(Stored data)
-- Opening Marker --

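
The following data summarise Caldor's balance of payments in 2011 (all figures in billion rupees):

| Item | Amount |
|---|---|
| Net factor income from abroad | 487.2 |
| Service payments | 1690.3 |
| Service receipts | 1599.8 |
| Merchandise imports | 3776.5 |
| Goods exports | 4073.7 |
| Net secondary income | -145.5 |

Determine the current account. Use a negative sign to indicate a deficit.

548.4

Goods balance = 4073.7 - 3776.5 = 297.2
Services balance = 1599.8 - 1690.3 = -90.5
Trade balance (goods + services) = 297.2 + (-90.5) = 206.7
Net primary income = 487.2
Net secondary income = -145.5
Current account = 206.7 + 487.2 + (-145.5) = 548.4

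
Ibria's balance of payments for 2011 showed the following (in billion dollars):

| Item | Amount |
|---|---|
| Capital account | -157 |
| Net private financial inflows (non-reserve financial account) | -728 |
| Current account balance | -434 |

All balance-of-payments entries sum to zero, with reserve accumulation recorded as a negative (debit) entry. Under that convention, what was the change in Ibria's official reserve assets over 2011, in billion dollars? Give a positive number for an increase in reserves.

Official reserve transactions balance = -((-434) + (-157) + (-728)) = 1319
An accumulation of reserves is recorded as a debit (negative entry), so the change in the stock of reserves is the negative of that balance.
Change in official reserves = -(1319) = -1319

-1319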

-- Closing Marker --
-- Opening Marker --

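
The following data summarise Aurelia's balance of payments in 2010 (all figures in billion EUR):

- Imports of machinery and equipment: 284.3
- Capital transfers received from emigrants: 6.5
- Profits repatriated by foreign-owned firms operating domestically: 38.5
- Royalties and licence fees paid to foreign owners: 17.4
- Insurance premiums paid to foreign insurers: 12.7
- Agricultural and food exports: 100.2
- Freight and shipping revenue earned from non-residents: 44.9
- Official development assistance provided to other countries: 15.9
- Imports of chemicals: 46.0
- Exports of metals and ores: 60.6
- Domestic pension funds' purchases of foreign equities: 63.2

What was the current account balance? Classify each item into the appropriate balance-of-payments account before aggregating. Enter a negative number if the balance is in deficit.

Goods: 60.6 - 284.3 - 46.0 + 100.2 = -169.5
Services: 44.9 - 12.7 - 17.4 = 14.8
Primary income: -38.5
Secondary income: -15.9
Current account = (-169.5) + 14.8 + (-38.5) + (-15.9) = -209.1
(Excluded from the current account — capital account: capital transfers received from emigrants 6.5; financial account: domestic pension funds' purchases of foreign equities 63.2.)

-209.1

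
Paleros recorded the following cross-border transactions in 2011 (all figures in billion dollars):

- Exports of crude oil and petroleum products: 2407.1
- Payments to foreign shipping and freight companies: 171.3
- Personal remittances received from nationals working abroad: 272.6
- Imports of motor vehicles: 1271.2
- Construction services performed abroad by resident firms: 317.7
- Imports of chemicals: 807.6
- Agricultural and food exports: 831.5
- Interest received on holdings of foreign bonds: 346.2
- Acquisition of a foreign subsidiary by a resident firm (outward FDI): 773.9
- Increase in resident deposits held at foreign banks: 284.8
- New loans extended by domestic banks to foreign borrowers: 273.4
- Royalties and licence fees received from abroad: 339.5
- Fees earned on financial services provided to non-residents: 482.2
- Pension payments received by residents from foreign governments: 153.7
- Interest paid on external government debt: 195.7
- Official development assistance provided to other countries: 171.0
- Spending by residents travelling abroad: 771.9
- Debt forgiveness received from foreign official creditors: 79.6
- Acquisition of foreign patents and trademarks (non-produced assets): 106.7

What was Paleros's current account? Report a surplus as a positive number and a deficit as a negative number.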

-- Closing Marker --

Please return the lines above that run from the line containing "- Agricultural and food exports: 100.2" to the line containing "- Construction services", inclusive, exactly and with no other lines.

> OUTPUT BELOW
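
- Agricultural and food exports: 100.2
- Freight and shipping revenue earned from non-residents: 44.9
- Official development assistance provided to other countries: 15.9
- Imports of chemicals: 46.0
- Exports of metals and ores: 60.6
- Domestic pension funds' purchases of foreign equities: 63.2

What was the current account balance? Classify each item into the appropriate balance-of-payments account before aggregating. Enter a negative number if the balance is in deficit.

Goods: 60.6 - 284.3 - 46.0 + 100.2 = -169.5
Services: 44.9 - 12.7 - 17.4 = 14.8
Primary income: -38.5
Secondary income: -15.9
Current account = (-169.5) + 14.8 + (-38.5) + (-15.9) = -209.1
(Excluded from the current account — capital account: capital transfers received from emigrants 6.5; financial account: domestic pension funds' purchases of foreign equities 63.2.)

-209.1

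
Paleros recorded the following cross-border transactions in 2011 (all figures in billion dollars):

- Exports of crude oil and petroleum products: 2407.1
- Payments to foreign shipping and freight companies: 171.3
- Personal remittances received from nationals working abroad: 272.6
- Imports of motor vehicles: 1271.2
- Construction services performed abroad by resident firms: 317.7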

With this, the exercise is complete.